*** Block opens ***
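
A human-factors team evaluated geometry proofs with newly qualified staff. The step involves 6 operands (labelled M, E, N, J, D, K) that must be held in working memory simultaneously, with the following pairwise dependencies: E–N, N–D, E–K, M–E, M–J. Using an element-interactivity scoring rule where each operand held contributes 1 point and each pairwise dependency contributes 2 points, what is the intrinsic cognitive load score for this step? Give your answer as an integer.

16

Count of operands held simultaneously: 6.
Count of pairwise dependencies listed: 5.
Element contribution: 6 × 1 = 6.
Interaction contribution: 5 × 2 = 10.
Intrinsic load = 6 + 10 = 16.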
*** Block closes ***
## [Work order]
With nothing added or dropped, write out the listing again.

## [Written response]
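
A human-factors team evaluated geometry proofs with newly qualified staff. The step involves 6 operands (labelled M, E, N, J, D, K) that must be held in working memory simultaneously, with the following pairwise dependencies: E–N, N–D, E–K, M–E, M–J. Using an element-interactivity scoring rule where each operand held contributes 1 point and each pairwise dependency contributes 2 points, what is the intrinsic cognitive load score for this step? Give your answer as an integer.

16

Count of operands held simultaneously: 6.
Count of pairwise dependencies listed: 5.
Element contribution: 6 × 1 = 6.
Interaction contribution: 5 × 2 = 10.
Intrinsic load = 6 + 10 = 16.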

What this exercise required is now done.